Dataset entries -
Segment Open
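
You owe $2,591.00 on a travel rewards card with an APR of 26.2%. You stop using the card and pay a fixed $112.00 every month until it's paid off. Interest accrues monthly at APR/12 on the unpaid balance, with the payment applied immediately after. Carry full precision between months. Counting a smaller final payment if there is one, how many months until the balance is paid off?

33 months

Monthly rate r = 26.2%/12 = 2.18333% = 0.0218333.
Recurrence: B ← B·(1+r) − $112.00.
Month 1: interest $56.57; balance after payment $2,535.57.
Month 2: interest $55.36; balance after payment $2,478.93.
Closed form: n = −ln(1 − rB₀/P)/ln(1+r) = −ln(0.49491)/ln(1.02183) ≈ 32.566, so the balance reaches zero during payment 33.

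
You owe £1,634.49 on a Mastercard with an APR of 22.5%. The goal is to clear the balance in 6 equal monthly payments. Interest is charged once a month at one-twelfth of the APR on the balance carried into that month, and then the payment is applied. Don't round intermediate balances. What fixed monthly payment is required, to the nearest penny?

Monthly rate r = 22.5%/12 = 1.875% = 0.01875.
Level-payment amortization: P = B₀·r / (1 − (1+r)^(−n)) = 1634.49·0.01875 / (1 − 1.01875^(−6)).
Denominator 1 − (1+r)^(−6) = 0.10547132.
P = 30.6467 / 0.10547132 ≈ 290.57.

£290.57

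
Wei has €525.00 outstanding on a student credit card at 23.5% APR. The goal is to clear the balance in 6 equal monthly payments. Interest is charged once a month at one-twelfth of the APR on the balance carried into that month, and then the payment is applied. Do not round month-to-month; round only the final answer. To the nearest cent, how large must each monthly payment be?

Monthly rate r = 23.5%/12 = 1.95833% = 0.0195833.
Level-payment amortization: P = B₀·r / (1 − (1+r)^(−n)) = 525.00·0.0195833 / (1 − 1.01958^(−6)).
Denominator 1 − (1+r)^(−6) = 0.109849102.
P = 10.2812 / 0.109849102 ≈ 93.59.

€93.59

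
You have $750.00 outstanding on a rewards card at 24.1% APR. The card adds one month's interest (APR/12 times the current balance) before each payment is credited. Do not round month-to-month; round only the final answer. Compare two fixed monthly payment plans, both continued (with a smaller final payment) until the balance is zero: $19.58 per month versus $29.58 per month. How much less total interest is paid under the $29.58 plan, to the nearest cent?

Monthly rate r = 24.1%/12 = 2.00833% = 0.0200833.
At $19.58/mo: n = ⌈−ln(1 − rB₀/P)/ln(1+r)⌉ = 74 payments (last $14.80); total interest = total paid − $750.00 = $694.14.
At $29.58/mo: 36 payments (last $23.54); total interest $308.84.
Interest saved = $694.14 − $308.84 = $385.30.

$385.30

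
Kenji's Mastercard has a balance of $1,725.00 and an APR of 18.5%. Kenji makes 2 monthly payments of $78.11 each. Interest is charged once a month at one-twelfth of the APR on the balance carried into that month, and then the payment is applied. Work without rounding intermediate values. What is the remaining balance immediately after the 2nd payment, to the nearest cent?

Monthly rate r = 18.5%/12 = 1.54167% = 0.0154167.
Each month: B ← B·(1+r) − $78.11.
Month 1: interest $26.59; balance after payment $1,673.48.
Month 2: interest $25.80; balance after payment $1,621.17.

$1,621.17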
Segment Closed
Copy exactly the lines above, from the one containing "Kenji's Mastercard has" through the very last line.

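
Kenji's Mastercard has a balance of $1,725.00 and an APR of 18.5%. Kenji makes 2 monthly payments of $78.11 each. Interest is charged once a month at one-twelfth of the APR on the balance carried into that month, and then the payment is applied. Work without rounding intermediate values. What is the remaining balance immediately after the 2nd payment, to the nearest cent?

Monthly rate r = 18.5%/12 = 1.54167% = 0.0154167.
Each month: B ← B·(1+r) − $78.11.
Month 1: interest $26.59; balance after payment $1,673.48.
Month 2: interest $25.80; balance after payment $1,621.17.

$1,621.17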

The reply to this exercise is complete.